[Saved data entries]
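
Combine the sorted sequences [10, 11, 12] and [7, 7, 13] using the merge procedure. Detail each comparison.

Merging process:

Compare 10 vs 7: take 7 from right. Merged: [7]
Compare 10 vs 7: take 7 from right. Merged: [7, 7]
Compare 10 vs 13: take 10 from left. Merged: [7, 7, 10]
Compare 11 vs 13: take 11 from left. Merged: [7, 7, 10, 11]
Compare 12 vs 13: take 12 from left. Merged: [7, 7, 10, 11, 12]
Append remaining from right: [13]. Merged: [7, 7, 10, 11, 12, 13]

Final merged array: [7, 7, 10, 11, 12, 13]
Total comparisons: 5

The merged array is [7, 7, 10, 11, 12, 13], requiring 5 comparisons. The merge step runs in O(n) time where n is the total number of elements.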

### How to complete this task
Please set down each of the entries above exactly as given.

### Task answer
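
Combine the sorted sequences [10, 11, 12] and [7, 7, 13] using the merge procedure. Detail each comparison.

Merging process:

Compare 10 vs 7: take 7 from right. Merged: [7]
Compare 10 vs 7: take 7 from right. Merged: [7, 7]
Compare 10 vs 13: take 10 from left. Merged: [7, 7, 10]
Compare 11 vs 13: take 11 from left. Merged: [7, 7, 10, 11]
Compare 12 vs 13: take 12 from left. Merged: [7, 7, 10, 11, 12]
Append remaining from right: [13]. Merged: [7, 7, 10, 11, 12, 13]

Final merged array: [7, 7, 10, 11, 12, 13]
Total comparisons: 5

The merged array is [7, 7, 10, 11, 12, 13], requiring 5 comparisons. The merge step runs in O(n) time where n is the total number of elements.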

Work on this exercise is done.